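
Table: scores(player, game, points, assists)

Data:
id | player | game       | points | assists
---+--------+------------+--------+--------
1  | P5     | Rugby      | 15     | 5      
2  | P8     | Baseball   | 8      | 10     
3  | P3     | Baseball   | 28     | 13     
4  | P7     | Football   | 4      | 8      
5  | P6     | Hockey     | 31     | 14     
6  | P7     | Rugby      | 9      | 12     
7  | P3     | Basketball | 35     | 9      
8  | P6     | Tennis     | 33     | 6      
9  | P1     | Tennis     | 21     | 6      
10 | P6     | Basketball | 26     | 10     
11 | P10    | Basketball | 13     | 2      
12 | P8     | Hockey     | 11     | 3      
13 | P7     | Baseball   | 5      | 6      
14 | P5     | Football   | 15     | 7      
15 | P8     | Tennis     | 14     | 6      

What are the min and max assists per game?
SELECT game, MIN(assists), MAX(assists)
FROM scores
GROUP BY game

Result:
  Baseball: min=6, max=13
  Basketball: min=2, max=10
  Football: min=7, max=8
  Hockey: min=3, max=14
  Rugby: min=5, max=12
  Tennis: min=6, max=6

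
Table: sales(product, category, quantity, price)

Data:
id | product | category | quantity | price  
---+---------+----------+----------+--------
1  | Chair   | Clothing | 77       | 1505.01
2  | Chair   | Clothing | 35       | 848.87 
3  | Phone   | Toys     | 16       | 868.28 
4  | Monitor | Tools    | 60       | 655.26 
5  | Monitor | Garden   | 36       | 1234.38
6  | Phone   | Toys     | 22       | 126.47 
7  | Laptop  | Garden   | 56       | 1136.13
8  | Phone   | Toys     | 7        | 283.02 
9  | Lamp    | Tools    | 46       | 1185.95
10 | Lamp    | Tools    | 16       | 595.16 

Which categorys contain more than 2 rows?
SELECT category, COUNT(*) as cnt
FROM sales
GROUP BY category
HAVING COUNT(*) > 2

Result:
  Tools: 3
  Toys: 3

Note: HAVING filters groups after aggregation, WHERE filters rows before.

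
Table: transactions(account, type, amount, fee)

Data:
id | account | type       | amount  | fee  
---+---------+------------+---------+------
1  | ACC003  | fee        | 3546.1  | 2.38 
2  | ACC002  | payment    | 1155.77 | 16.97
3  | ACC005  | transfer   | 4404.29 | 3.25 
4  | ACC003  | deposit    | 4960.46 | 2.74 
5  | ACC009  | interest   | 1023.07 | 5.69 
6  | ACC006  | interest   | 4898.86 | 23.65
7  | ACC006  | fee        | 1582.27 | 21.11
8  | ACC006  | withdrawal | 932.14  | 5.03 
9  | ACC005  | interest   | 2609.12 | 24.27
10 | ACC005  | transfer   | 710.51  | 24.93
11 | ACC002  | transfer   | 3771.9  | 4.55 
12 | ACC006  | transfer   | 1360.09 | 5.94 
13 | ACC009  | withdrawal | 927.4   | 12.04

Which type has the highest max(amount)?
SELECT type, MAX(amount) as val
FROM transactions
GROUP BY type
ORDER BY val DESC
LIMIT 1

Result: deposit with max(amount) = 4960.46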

******

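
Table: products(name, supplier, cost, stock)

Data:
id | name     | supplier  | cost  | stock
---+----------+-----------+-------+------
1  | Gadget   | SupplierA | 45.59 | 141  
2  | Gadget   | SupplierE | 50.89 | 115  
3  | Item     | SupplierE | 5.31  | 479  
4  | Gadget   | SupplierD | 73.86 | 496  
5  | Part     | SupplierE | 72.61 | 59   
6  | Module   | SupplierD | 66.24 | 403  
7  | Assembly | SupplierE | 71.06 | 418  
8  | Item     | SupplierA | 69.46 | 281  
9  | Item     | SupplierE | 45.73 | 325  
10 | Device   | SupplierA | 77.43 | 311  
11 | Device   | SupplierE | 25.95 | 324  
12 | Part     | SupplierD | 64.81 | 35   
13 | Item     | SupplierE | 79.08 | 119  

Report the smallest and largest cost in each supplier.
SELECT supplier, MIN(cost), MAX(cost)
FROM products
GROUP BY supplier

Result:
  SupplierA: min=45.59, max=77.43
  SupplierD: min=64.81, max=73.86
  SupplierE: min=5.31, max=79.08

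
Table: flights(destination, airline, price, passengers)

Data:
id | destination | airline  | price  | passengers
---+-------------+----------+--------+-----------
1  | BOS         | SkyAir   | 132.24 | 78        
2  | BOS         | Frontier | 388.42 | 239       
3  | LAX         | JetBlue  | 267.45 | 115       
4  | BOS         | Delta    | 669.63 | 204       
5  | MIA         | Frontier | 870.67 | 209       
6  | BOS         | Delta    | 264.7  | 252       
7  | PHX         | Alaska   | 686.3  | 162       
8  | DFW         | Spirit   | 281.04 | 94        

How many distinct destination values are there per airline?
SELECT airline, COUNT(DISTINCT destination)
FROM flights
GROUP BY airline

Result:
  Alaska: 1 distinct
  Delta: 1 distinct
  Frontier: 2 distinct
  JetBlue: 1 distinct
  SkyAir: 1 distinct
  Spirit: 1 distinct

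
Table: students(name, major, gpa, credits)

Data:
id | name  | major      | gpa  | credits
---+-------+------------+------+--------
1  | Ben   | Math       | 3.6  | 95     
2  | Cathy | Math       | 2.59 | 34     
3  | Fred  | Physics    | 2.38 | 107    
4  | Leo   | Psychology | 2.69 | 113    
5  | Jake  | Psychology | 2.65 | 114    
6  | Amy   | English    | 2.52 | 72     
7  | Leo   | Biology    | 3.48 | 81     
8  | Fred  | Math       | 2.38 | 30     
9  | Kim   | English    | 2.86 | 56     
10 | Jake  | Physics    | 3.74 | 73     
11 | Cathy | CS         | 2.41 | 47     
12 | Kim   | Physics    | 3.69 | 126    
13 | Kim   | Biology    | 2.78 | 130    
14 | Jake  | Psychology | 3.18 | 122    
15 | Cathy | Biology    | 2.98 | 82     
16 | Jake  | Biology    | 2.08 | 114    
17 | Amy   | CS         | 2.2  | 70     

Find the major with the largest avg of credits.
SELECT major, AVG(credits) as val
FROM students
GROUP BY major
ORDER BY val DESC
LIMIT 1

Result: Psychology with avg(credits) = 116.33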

******

■ **Required action**
Retype, in the same exact form, the lines of the material above from the line holding "Table: scores(player, game, points, assists)" through the line holding "4898.86 | 23.65".

■ **Solution for this exercise**
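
Table: scores(player, game, points, assists)

Data:
id | player | game       | points | assists
---+--------+------------+--------+--------
1  | P5     | Rugby      | 15     | 5      
2  | P8     | Baseball   | 8      | 10     
3  | P3     | Baseball   | 28     | 13     
4  | P7     | Football   | 4      | 8      
5  | P6     | Hockey     | 31     | 14     
6  | P7     | Rugby      | 9      | 12     
7  | P3     | Basketball | 35     | 9      
8  | P6     | Tennis     | 33     | 6      
9  | P1     | Tennis     | 21     | 6      
10 | P6     | Basketball | 26     | 10     
11 | P10    | Basketball | 13     | 2      
12 | P8     | Hockey     | 11     | 3      
13 | P7     | Baseball   | 5      | 6      
14 | P5     | Football   | 15     | 7      
15 | P8     | Tennis     | 14     | 6      

What are the min and max assists per game?
SELECT game, MIN(assists), MAX(assists)
FROM scores
GROUP BY game

Result:
  Baseball: min=6, max=13
  Basketball: min=2, max=10
  Football: min=7, max=8
  Hockey: min=3, max=14
  Rugby: min=5, max=12
  Tennis: min=6, max=6

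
Table: sales(product, category, quantity, price)

Data:
id | product | category | quantity | price  
---+---------+----------+----------+--------
1  | Chair   | Clothing | 77       | 1505.01
2  | Chair   | Clothing | 35       | 848.87 
3  | Phone   | Toys     | 16       | 868.28 
4  | Monitor | Tools    | 60       | 655.26 
5  | Monitor | Garden   | 36       | 1234.38
6  | Phone   | Toys     | 22       | 126.47 
7  | Laptop  | Garden   | 56       | 1136.13
8  | Phone   | Toys     | 7        | 283.02 
9  | Lamp    | Tools    | 46       | 1185.95
10 | Lamp    | Tools    | 16       | 595.16 

Which categorys contain more than 2 rows?
SELECT category, COUNT(*) as cnt
FROM sales
GROUP BY category
HAVING COUNT(*) > 2

Result:
  Tools: 3
  Toys: 3

Note: HAVING filters groups after aggregation, WHERE filters rows before.

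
Table: transactions(account, type, amount, fee)

Data:
id | account | type       | amount  | fee  
---+---------+------------+---------+------
1  | ACC003  | fee        | 3546.1  | 2.38 
2  | ACC002  | payment    | 1155.77 | 16.97
3  | ACC005  | transfer   | 4404.29 | 3.25 
4  | ACC003  | deposit    | 4960.46 | 2.74 
5  | ACC009  | interest   | 1023.07 | 5.69 
6  | ACC006  | interest   | 4898.86 | 23.65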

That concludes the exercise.